- **Work request**:
Keep to one stretch of the data below, the lines from the one with "What proportion of" up to and including the one with "0.18 | -0.28 |", and return that stretch exactly.

Saved entries
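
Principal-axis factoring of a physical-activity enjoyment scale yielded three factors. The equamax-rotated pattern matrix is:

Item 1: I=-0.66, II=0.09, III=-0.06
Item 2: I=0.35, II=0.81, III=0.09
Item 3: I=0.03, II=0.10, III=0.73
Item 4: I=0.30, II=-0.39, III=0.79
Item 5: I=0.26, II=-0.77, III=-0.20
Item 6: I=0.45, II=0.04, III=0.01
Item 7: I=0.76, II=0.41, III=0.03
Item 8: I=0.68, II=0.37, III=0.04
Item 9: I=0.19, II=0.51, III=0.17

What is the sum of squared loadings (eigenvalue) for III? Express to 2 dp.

SS loadings for III = (-0.06)² + 0.09² + 0.73² + 0.79² + (-0.20)² + 0.01² + 0.03² + 0.04² + 0.17² = 0.0036 + 0.0081 + 0.5329 + 0.6241 + 0.0400 + 0.0001 + 0.0009 + 0.0016 + 0.0289 = 1.2402

1.24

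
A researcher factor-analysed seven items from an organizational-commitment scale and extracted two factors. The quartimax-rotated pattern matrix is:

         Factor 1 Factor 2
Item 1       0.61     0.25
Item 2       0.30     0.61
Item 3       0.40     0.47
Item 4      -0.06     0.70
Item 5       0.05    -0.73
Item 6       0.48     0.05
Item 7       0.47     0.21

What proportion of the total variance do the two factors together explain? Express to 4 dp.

Communalities: 0.4346, 0.4621, 0.3809, 0.4936, 0.5354, 0.2329, 0.2650; Σh² = 2.8045.
Total variance with 7 standardized items is 7, so the solution explains 2.8045/7 = 0.4006.

0.4006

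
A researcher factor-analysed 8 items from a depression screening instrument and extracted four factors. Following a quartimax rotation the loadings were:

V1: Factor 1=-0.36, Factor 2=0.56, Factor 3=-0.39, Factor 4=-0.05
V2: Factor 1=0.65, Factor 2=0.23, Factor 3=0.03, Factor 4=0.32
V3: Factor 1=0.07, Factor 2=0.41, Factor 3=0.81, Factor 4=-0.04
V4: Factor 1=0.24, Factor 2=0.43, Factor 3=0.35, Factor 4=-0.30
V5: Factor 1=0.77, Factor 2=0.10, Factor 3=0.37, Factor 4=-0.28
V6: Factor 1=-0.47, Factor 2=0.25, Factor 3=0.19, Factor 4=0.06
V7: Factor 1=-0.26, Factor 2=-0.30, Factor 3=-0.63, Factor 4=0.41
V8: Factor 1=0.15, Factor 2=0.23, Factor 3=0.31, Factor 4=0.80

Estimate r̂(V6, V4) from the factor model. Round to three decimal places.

r̂ = Σ λ_i·λ_j across factors = (-0.47)(0.24) + (0.25)(0.43) + (0.19)(0.35) + (0.06)(-0.30)
  = -0.1128 +0.1075 +0.0665 -0.0180 = 0.0432

0.043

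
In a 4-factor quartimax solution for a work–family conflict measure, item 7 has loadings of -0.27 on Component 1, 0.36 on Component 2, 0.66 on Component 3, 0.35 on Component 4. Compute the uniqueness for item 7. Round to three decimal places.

h² = (-0.27)² + 0.36² + 0.66² + 0.35² = 0.0729 + 0.1296 + 0.4356 + 0.1225 = 0.7606
Uniqueness u² = 1 − h² = 1 − 0.7606 = 0.2394

0.239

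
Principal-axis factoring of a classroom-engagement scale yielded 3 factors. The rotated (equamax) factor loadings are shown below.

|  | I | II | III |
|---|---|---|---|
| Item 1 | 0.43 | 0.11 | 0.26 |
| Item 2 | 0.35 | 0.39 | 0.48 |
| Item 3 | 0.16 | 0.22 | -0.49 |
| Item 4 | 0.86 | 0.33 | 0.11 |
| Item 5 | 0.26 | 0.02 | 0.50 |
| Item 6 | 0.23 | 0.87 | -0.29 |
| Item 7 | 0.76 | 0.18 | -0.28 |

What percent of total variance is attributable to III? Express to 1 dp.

13.8%

SS loadings for III = 0.26² + 0.48² + (-0.49)² + 0.11² + 0.50² + (-0.29)² + (-0.28)² = 0.9627
With 7 standardized items, total variance = 7. Proportion = 0.9627/7 = 0.1375 → 13.75%.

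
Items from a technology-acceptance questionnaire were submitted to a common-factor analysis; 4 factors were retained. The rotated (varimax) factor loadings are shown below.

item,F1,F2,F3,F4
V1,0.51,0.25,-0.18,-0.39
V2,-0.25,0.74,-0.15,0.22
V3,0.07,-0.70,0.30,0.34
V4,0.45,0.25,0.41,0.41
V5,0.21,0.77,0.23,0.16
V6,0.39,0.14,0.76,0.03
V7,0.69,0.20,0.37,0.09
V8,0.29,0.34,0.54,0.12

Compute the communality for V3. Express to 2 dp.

0.70

h² = 0.07² + (-0.70)² + 0.30² + 0.34² = 0.0049 + 0.4900 + 0.0900 + 0.1156 = 0.7005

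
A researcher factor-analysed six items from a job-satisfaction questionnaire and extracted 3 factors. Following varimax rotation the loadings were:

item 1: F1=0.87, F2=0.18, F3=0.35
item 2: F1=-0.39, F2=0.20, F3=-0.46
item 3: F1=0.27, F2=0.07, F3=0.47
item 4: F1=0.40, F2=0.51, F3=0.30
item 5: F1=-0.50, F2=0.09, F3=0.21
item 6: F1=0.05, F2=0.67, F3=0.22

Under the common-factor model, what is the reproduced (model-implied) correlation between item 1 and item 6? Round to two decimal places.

0.24

r̂ = Σ λ_i·λ_j across factors = (0.87)(0.05) + (0.18)(0.67) + (0.35)(0.22)
  = +0.0435 +0.1206 +0.0770 = 0.2411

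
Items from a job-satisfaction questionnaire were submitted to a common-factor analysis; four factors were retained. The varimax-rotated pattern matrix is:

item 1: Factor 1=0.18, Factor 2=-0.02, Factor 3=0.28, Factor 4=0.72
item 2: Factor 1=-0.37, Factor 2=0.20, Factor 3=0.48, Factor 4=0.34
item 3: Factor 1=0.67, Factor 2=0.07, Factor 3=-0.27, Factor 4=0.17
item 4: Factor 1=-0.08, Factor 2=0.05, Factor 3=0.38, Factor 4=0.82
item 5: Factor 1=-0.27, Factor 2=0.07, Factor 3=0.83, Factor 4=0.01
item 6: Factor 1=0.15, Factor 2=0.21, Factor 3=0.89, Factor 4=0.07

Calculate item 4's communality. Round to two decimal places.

h² = (-0.08)² + 0.05² + 0.38² + 0.82² = 0.0064 + 0.0025 + 0.1444 + 0.6724 = 0.8257

0.83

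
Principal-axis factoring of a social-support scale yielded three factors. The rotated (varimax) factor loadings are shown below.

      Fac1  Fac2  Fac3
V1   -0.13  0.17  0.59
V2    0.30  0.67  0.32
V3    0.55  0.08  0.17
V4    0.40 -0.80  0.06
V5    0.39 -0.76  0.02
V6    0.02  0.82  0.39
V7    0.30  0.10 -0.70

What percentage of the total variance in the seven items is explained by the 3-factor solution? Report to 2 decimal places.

61.74%

SS loadings by factor: 0.8119, 2.3842, 1.1255; total = 4.3216.
Total variance with 7 standardized items is 7, so the solution explains 4.3216/7 = 0.6174 = 61.74%.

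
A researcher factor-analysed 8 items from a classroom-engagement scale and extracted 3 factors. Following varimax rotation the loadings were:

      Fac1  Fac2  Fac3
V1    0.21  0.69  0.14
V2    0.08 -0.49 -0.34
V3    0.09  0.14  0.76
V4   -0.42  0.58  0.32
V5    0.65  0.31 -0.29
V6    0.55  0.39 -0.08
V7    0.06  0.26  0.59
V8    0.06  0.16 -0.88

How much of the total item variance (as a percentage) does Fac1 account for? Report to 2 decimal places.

SS loadings for Fac1 = 0.21² + 0.08² + 0.09² + (-0.42)² + 0.65² + 0.55² + 0.06² + 0.06² = 0.9672
With 8 standardized items, total variance = 8. Proportion = 0.9672/8 = 0.1209 → 12.09%.

12.09%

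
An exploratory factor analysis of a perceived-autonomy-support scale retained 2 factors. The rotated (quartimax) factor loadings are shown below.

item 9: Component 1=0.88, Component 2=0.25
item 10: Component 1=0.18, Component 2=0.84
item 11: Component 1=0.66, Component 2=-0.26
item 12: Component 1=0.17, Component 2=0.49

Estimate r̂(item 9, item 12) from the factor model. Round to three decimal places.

0.272

r̂ = Σ λ_i·λ_j across factors = (0.88)(0.17) + (0.25)(0.49)
  = +0.1496 +0.1225 = 0.2721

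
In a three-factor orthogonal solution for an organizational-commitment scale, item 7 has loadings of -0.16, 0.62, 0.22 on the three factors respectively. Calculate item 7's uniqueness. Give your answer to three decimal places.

h² = (-0.16)² + 0.62² + 0.22² = 0.0256 + 0.3844 + 0.0484 = 0.4584
Uniqueness u² = 1 − h² = 1 − 0.4584 = 0.5416

0.542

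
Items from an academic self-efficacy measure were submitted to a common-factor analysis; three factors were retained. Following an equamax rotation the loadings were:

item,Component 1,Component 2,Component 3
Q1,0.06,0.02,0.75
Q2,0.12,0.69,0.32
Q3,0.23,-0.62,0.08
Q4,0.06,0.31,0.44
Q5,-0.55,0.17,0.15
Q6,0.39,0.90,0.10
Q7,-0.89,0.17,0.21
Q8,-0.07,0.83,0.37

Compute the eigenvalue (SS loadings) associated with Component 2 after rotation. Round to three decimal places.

2.514

SS loadings for Component 2 = 0.02² + 0.69² + (-0.62)² + 0.31² + 0.17² + 0.90² + 0.17² + 0.83² = 0.0004 + 0.4761 + 0.3844 + 0.0961 + 0.0289 + 0.8100 + 0.0289 + 0.6889 = 2.5137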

- **Exercise solution**:
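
What proportion of the total variance do the two factors together explain? Express to 4 dp.

Communalities: 0.4346, 0.4621, 0.3809, 0.4936, 0.5354, 0.2329, 0.2650; Σh² = 2.8045.
Total variance with 7 standardized items is 7, so the solution explains 2.8045/7 = 0.4006.

0.4006

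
A researcher factor-analysed 8 items from a depression screening instrument and extracted four factors. Following a quartimax rotation the loadings were:

V1: Factor 1=-0.36, Factor 2=0.56, Factor 3=-0.39, Factor 4=-0.05
V2: Factor 1=0.65, Factor 2=0.23, Factor 3=0.03, Factor 4=0.32
V3: Factor 1=0.07, Factor 2=0.41, Factor 3=0.81, Factor 4=-0.04
V4: Factor 1=0.24, Factor 2=0.43, Factor 3=0.35, Factor 4=-0.30
V5: Factor 1=0.77, Factor 2=0.10, Factor 3=0.37, Factor 4=-0.28
V6: Factor 1=-0.47, Factor 2=0.25, Factor 3=0.19, Factor 4=0.06
V7: Factor 1=-0.26, Factor 2=-0.30, Factor 3=-0.63, Factor 4=0.41
V8: Factor 1=0.15, Factor 2=0.23, Factor 3=0.31, Factor 4=0.80

Estimate r̂(V6, V4) from the factor model. Round to three decimal places.

r̂ = Σ λ_i·λ_j across factors = (-0.47)(0.24) + (0.25)(0.43) + (0.19)(0.35) + (0.06)(-0.30)
  = -0.1128 +0.1075 +0.0665 -0.0180 = 0.0432

0.043

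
In a 4-factor quartimax solution for a work–family conflict measure, item 7 has loadings of -0.27 on Component 1, 0.36 on Component 2, 0.66 on Component 3, 0.35 on Component 4. Compute the uniqueness for item 7. Round to three decimal places.

h² = (-0.27)² + 0.36² + 0.66² + 0.35² = 0.0729 + 0.1296 + 0.4356 + 0.1225 = 0.7606
Uniqueness u² = 1 − h² = 1 − 0.7606 = 0.2394

0.239

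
Principal-axis factoring of a classroom-engagement scale yielded 3 factors. The rotated (equamax) factor loadings are shown below.

|  | I | II | III |
|---|---|---|---|
| Item 1 | 0.43 | 0.11 | 0.26 |
| Item 2 | 0.35 | 0.39 | 0.48 |
| Item 3 | 0.16 | 0.22 | -0.49 |
| Item 4 | 0.86 | 0.33 | 0.11 |
| Item 5 | 0.26 | 0.02 | 0.50 |
| Item 6 | 0.23 | 0.87 | -0.29 |
| Item 7 | 0.76 | 0.18 | -0.28 |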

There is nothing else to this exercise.